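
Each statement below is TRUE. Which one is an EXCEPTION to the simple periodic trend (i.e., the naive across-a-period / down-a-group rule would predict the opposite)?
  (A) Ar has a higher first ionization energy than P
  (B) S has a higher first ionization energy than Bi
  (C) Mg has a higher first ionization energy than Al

The general trend: first ionization energy increases across a period and decreases down a group.
(A) Ar (period 3, group 18) vs P (period 3, group 15): the stated order agrees with the simple trend.
(B) S (period 3, group 16) vs Bi (period 6, group 15): the stated order agrees with the simple trend.
(C) Mg (period 3, group 2) vs Al (period 3, group 13): the stated order contradicts the simple trend.
The exception is (C): Al's single 3p electron is easier to remove than one from Mg's filled 3s².

(C)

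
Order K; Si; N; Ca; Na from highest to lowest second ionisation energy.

The second ionization energy removes an electron from the +1 ion. For each element: K⁺ is the bare [Ar] core; Si⁺ still has 3 valence electrons; N⁺ still has 4 valence electrons; Ca⁺ still has 1 valence electron; Na⁺ is the bare [Ne] core.
Core electrons are held far more tightly than valence electrons, so K and Na top the IE_2 order.
Valence configurations: Si⁺ [Ne]3s²3p¹, N⁺ [He]2s²2p², Ca⁺ [Ar]4s¹.
The numbers (kJ/mol): K 3052, Si 1577, N 2856, Ca 1145, Na 4562.
Hence IE_2: Ca < Si < N < K < Na.

Na > K > N > Si > Ca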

_Prompt_
Please copy the line that holds "(C) Mg has a" and each line under it through the last line above, exactly as they stand, adding nothing.

_Exercise answer_
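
  (C) Mg has a higher first ionization energy than Al

The general trend: first ionization energy increases across a period and decreases down a group.
(A) Ar (period 3, group 18) vs P (period 3, group 15): the stated order agrees with the simple trend.
(B) S (period 3, group 16) vs Bi (period 6, group 15): the stated order agrees with the simple trend.
(C) Mg (period 3, group 2) vs Al (period 3, group 13): the stated order contradicts the simple trend.
The exception is (C): Al's single 3p electron is easier to remove than one from Mg's filled 3s².

(C)

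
Order K; Si; N; Ca; Na from highest to lowest second ionisation energy.

The second ionization energy removes an electron from the +1 ion. For each element: K⁺ is the bare [Ar] core; Si⁺ still has 3 valence electrons; N⁺ still has 4 valence electrons; Ca⁺ still has 1 valence electron; Na⁺ is the bare [Ne] core.
Core electrons are held far more tightly than valence electrons, so K and Na top the IE_2 order.
Valence configurations: Si⁺ [Ne]3s²3p¹, N⁺ [He]2s²2p², Ca⁺ [Ar]4s¹.
The numbers (kJ/mol): K 3052, Si 1577, N 2856, Ca 1145, Na 4562.
Hence IE_2: Ca < Si < N < K < Na.

Na > K > N > Si > Ca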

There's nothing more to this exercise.